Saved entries

• • •

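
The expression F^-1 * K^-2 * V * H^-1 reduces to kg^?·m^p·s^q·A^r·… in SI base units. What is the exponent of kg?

1

F = C/V (capacitance = charge per voltage),
    = A·s/(kg·m²·s⁻³·A⁻¹) (substituting C and V),
    = kg⁻¹·m⁻²·s⁴·A².
So F⁻¹ = kg·m²·s⁻⁴·A⁻².
V = W/A (potential = power per current),
    = kg·m²·s⁻³·A⁻¹.
H = Wb/A (inductance = flux per current),
    = kg·m²·s⁻²·A⁻².
So H⁻¹ = kg⁻¹·m⁻²·s²·A².
Combining: F⁻¹·K⁻²·V·H⁻¹ = (kg·m²·s⁻⁴·A⁻²) · K⁻² · (kg·m²·s⁻³·A⁻¹) · (kg⁻¹·m⁻²·s²·A²) = kg·m²·s⁻⁵·A⁻¹·K⁻².
The exponent of kg is 1.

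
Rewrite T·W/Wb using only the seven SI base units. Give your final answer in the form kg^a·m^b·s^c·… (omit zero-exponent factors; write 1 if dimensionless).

Wb = kg·m²·s⁻²·A⁻¹.
So Wb⁻¹ = kg⁻¹·m⁻²·s²·A.
T = kg·s⁻²·A⁻¹.
W = kg·m²·s⁻³.
Combining: Wb⁻¹·T·W = (kg⁻¹·m⁻²·s²·A) · (kg·s⁻²·A⁻¹) · (kg·m²·s⁻³) = kg·s⁻³.

kg·s⁻³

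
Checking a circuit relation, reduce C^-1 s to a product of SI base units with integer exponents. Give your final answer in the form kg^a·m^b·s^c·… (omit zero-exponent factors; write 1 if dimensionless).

A⁻¹

C = s·A.
So C⁻¹ = s⁻¹·A⁻¹.
Combining: C⁻¹·s = (s⁻¹·A⁻¹) · s = A⁻¹.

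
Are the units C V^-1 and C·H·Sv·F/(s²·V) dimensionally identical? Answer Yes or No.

No

Left side:
  C = A·s = s·A (charge = current × time).
  V = W/A (potential = power per current),
      = kg·m²·s⁻³·A⁻¹.
  So V⁻¹ = kg⁻¹·m⁻²·s³·A.
  Combining: C·V⁻¹ = (s·A) · (kg⁻¹·m⁻²·s³·A) = kg⁻¹·m⁻²·s⁴·A².
Right side:
  C = A·s = s·A (charge = current × time).
  H = Wb/A (inductance = flux per current),
      = kg·m²·s⁻²·A⁻².
  Sv = J/kg (equivalent dose = energy per mass),
      = m²·s⁻².
  F = C/V (capacitance = charge per voltage),
      = A·s/(kg·m²·s⁻³·A⁻¹) (substituting C and V),
      = kg⁻¹·m⁻²·s⁴·A².
  V = W/A (potential = power per current),
      = kg·m²·s⁻³·A⁻¹.
  So V⁻¹ = kg⁻¹·m⁻²·s³·A.
  Combining: s⁻²·C·H·Sv·F·V⁻¹ = s⁻² · (s·A) · (kg·m²·s⁻²·A⁻²) · (m²·s⁻²) · (kg⁻¹·m⁻²·s⁴·A²) · (kg⁻¹·m⁻²·s³·A) = kg⁻¹·s²·A².
Left is kg⁻¹·m⁻²·s⁴·A²; right is kg⁻¹·s²·A² — different.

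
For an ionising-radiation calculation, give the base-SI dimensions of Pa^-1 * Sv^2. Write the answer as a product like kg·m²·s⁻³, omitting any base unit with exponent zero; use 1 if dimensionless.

Pa = N/m² (pressure = force per area),
    = kg·m⁻¹·s⁻².
So Pa⁻¹ = kg⁻¹·m·s².
Sv = J/kg (equivalent dose = energy per mass),
    = m²·s⁻².
So Sv² = m⁴·s⁻⁴.
Combining: Pa⁻¹·Sv² = (kg⁻¹·m·s²) · (m⁴·s⁻⁴) = kg⁻¹·m⁵·s⁻².

kg⁻¹·m⁵·s⁻²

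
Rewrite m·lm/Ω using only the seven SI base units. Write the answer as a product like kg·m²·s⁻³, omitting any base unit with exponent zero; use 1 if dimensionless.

lm = cd·sr = cd (luminous flux; sr is dimensionless).
Ω = V/A (resistance = voltage per current),
    = kg·m²·s⁻³·A⁻².
So Ω⁻¹ = kg⁻¹·m⁻²·s³·A².
Combining: m·lm·Ω⁻¹ = m · cd · (kg⁻¹·m⁻²·s³·A²) = kg⁻¹·m⁻¹·s³·A²·cd.

kg⁻¹·m⁻¹·s³·A²·cd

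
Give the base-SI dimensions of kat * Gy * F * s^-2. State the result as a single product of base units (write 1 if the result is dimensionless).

kg⁻¹·s⁻¹·A²·mol

kat = s⁻¹·mol.
Gy = m²·s⁻².
F = kg⁻¹·m⁻²·s⁴·A².
Combining: kat·Gy·F·s⁻² = (s⁻¹·mol) · (m²·s⁻²) · (kg⁻¹·m⁻²·s⁴·A²) · s⁻² = kg⁻¹·s⁻¹·A²·mol.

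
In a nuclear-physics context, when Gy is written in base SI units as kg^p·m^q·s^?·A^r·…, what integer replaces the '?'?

-2

Gy = m²·s⁻².
The exponent of s is -2.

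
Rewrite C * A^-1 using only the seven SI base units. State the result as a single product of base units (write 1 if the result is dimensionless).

s

C = A·s = s·A (charge = current × time).
Combining: C·A⁻¹ = (s·A) · A⁻¹ = s.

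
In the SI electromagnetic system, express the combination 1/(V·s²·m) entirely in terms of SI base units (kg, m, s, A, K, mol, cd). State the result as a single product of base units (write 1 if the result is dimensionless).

kg⁻¹·m⁻³·s·A

V = kg·m²·s⁻³·A⁻¹.
So V⁻¹ = kg⁻¹·m⁻²·s³·A.
Combining: V⁻¹·s⁻²·m⁻¹ = (kg⁻¹·m⁻²·s³·A) · s⁻² · m⁻¹ = kg⁻¹·m⁻³·s·A.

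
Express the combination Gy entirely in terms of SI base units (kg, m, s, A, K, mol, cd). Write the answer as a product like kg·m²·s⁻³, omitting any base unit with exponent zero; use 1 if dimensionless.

Gy = m²·s⁻².

m²·s⁻²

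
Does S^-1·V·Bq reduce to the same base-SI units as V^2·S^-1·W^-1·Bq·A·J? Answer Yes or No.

No

Left side:
  S = 1/Ω (conductance is reciprocal resistance),
      = kg⁻¹·m⁻²·s³·A².
  So S⁻¹ = kg·m²·s⁻³·A⁻².
  V = W/A (potential = power per current),
      = kg·m²·s⁻³·A⁻¹.
  Bq = 1/s = s⁻¹ (activity is decays per second).
  Combining: S⁻¹·V·Bq = (kg·m²·s⁻³·A⁻²) · (kg·m²·s⁻³·A⁻¹) · s⁻¹ = kg²·m⁴·s⁻⁷·A⁻³.
Right side:
  V = W/A (potential = power per current),
      = kg·m²·s⁻³·A⁻¹.
  So V² = kg²·m⁴·s⁻⁶·A⁻².
  S = 1/Ω (conductance is reciprocal resistance),
      = kg⁻¹·m⁻²·s³·A².
  So S⁻¹ = kg·m²·s⁻³·A⁻².
  W = J/s (power = energy per time),
      = kg·m²·s⁻³.
  So W⁻¹ = kg⁻¹·m⁻²·s³.
  Bq = 1/s = s⁻¹ (activity is decays per second).
  J = N·m (work = force × distance),
      = kg·m²·s⁻².
  Combining: V²·S⁻¹·W⁻¹·Bq·A·J = (kg²·m⁴·s⁻⁶·A⁻²) · (kg·m²·s⁻³·A⁻²) · (kg⁻¹·m⁻²·s³) · s⁻¹ · A · (kg·m²·s⁻²) = kg³·m⁶·s⁻⁹·A⁻³.
Left is kg²·m⁴·s⁻⁷·A⁻³; right is kg³·m⁶·s⁻⁹·A⁻³ — different.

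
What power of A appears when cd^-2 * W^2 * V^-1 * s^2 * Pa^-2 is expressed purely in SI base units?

1

W = J/s (power = energy per time),
    = kg·m²·s⁻³.
So W² = kg²·m⁴·s⁻⁶.
V = W/A (potential = power per current),
    = kg·m²·s⁻³·A⁻¹.
So V⁻¹ = kg⁻¹·m⁻²·s³·A.
Pa = N/m² (pressure = force per area),
    = kg·m⁻¹·s⁻².
So Pa⁻² = kg⁻²·m²·s⁴.
Combining: cd⁻²·W²·V⁻¹·s²·Pa⁻² = cd⁻² · (kg²·m⁴·s⁻⁶) · (kg⁻¹·m⁻²·s³·A) · s² · (kg⁻²·m²·s⁴) = kg⁻¹·m⁴·s³·A·cd⁻².
The exponent of A is 1.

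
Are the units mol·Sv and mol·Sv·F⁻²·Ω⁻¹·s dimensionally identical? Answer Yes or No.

Left side:
  Sv = m²·s⁻².
  Combining: mol·Sv = mol · (m²·s⁻²) = m²·s⁻²·mol.
Right side:
  Sv = J/kg (equivalent dose = energy per mass),
      = m²·s⁻².
  F = C/V (capacitance = charge per voltage),
      = A·s/(kg·m²·s⁻³·A⁻¹) (substituting C and V),
      = kg⁻¹·m⁻²·s⁴·A².
  So F⁻² = kg²·m⁴·s⁻⁸·A⁻⁴.
  Ω = V/A (resistance = voltage per current),
      = kg·m²·s⁻³·A⁻².
  So Ω⁻¹ = kg⁻¹·m⁻²·s³·A².
  Combining: mol·Sv·F⁻²·Ω⁻¹·s = mol · (m²·s⁻²) · (kg²·m⁴·s⁻⁸·A⁻⁴) · (kg⁻¹·m⁻²·s³·A²) · s = kg·m⁴·s⁻⁶·A⁻²·mol.
Left is m²·s⁻²·mol; right is kg·m⁴·s⁻⁶·A⁻²·mol — different.

No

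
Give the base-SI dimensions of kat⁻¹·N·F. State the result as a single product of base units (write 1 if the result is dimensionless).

m⁻¹·s³·A²·mol⁻¹

kat = mol/s = s⁻¹·mol (catalytic activity).
So kat⁻¹ = s·mol⁻¹.
N = kg·m/s² = kg·m·s⁻² (force = mass × acceleration).
F = C/V (capacitance = charge per voltage),
    = A·s/(kg·m²·s⁻³·A⁻¹) (substituting C and V),
    = kg⁻¹·m⁻²·s⁴·A².
Combining: kat⁻¹·N·F = (s·mol⁻¹) · (kg·m·s⁻²) · (kg⁻¹·m⁻²·s⁴·A²) = m⁻¹·s³·A²·mol⁻¹.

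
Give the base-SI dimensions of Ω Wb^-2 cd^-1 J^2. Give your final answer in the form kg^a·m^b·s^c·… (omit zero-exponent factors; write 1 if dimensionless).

Ω = V/A (resistance = voltage per current),
    = kg·m²·s⁻³·A⁻².
Wb = V·s (flux: a volt is a weber per second),
    = kg·m²·s⁻²·A⁻¹.
So Wb⁻² = kg⁻²·m⁻⁴·s⁴·A².
J = N·m (work = force × distance),
    = kg·m²·s⁻².
So J² = kg²·m⁴·s⁻⁴.
Combining: Ω·Wb⁻²·cd⁻¹·J² = (kg·m²·s⁻³·A⁻²) · (kg⁻²·m⁻⁴·s⁴·A²) · cd⁻¹ · (kg²·m⁴·s⁻⁴) = kg·m²·s⁻³·cd⁻¹.

kg·m²·s⁻³·cd⁻¹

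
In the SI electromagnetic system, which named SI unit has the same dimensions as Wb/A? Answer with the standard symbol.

H

Wb = kg·m²·s⁻²·A⁻¹.
Combining: Wb·A⁻¹ = (kg·m²·s⁻²·A⁻¹) · A⁻¹ = kg·m²·s⁻²·A⁻².
kg·m²·s⁻²·A⁻² is the base-SI form of the henry.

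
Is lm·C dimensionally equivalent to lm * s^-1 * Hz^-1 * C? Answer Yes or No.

Yes

Left side:
  lm = cd·sr = cd (luminous flux; sr is dimensionless).
  C = A·s = s·A (charge = current × time).
  Combining: lm·C = cd · (s·A) = s·A·cd.
Right side:
  lm = cd·sr = cd (luminous flux; sr is dimensionless).
  Hz = 1/s = s⁻¹ (frequency is cycles per second).
  So Hz⁻¹ = s.
  C = A·s = s·A (charge = current × time).
  Combining: lm·s⁻¹·Hz⁻¹·C = cd · s⁻¹ · s · (s·A) = s·A·cd.
Both reduce to s·A·cd.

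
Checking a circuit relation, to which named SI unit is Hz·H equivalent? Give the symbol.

Ω

Hz = s⁻¹.
H = kg·m²·s⁻²·A⁻².
Combining: Hz·H = s⁻¹ · (kg·m²·s⁻²·A⁻²) = kg·m²·s⁻³·A⁻².
kg·m²·s⁻³·A⁻² is the base-SI form of the ohm.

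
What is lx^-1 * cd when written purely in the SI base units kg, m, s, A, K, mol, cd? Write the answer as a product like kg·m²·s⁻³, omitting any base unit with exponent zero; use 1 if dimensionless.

lx = lm/m² (illuminance = luminous flux per area),
    = m⁻²·cd.
So lx⁻¹ = m²·cd⁻¹.
Combining: lx⁻¹·cd = (m²·cd⁻¹) · cd = m².

m²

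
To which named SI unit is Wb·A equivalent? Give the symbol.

J

Wb = V·s (flux: a volt is a weber per second),
    = kg·m²·s⁻²·A⁻¹.
Combining: Wb·A = (kg·m²·s⁻²·A⁻¹) · A = kg·m²·s⁻².
kg·m²·s⁻² is the base-SI form of the joule.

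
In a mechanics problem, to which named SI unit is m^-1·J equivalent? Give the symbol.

N

J = N·m (work = force × distance),
    = kg·m²·s⁻².
Combining: m⁻¹·J = m⁻¹ · (kg·m²·s⁻²) = kg·m·s⁻².
kg·m·s⁻² is the base-SI form of the newton.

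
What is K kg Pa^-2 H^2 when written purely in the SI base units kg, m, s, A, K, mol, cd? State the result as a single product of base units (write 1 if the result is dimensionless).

Pa = kg·m⁻¹·s⁻².
So Pa⁻² = kg⁻²·m²·s⁴.
H = kg·m²·s⁻²·A⁻².
So H² = kg²·m⁴·s⁻⁴·A⁻⁴.
Combining: K·kg·Pa⁻²·H² = K · kg · (kg⁻²·m²·s⁴) · (kg²·m⁴·s⁻⁴·A⁻⁴) = kg·m⁶·A⁻⁴·K.

kg·m⁶·A⁻⁴·K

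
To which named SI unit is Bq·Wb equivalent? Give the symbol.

Bq = 1/s = s⁻¹ (activity is decays per second).
Wb = V·s (flux: a volt is a weber per second),
    = kg·m²·s⁻²·A⁻¹.
Combining: Bq·Wb = s⁻¹ · (kg·m²·s⁻²·A⁻¹) = kg·m²·s⁻³·A⁻¹.
kg·m²·s⁻³·A⁻¹ is the base-SI form of the volt.

V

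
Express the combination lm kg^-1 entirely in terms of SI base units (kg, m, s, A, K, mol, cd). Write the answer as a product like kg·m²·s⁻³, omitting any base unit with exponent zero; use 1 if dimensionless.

lm = cd.
Combining: lm·kg⁻¹ = cd · kg⁻¹ = kg⁻¹·cd.

kg⁻¹·cd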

• • •

What you have to do: Taking the line containing "Express the combination lm" as the first, please return it and every line after it through the end of the entries, exactly and only those.

Your response:
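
Express the combination lm kg^-1 entirely in terms of SI base units (kg, m, s, A, K, mol, cd). Write the answer as a product like kg·m²·s⁻³, omitting any base unit with exponent zero; use 1 if dimensionless.

lm = cd.
Combining: lm·kg⁻¹ = cd · kg⁻¹ = kg⁻¹·cd.

kg⁻¹·cd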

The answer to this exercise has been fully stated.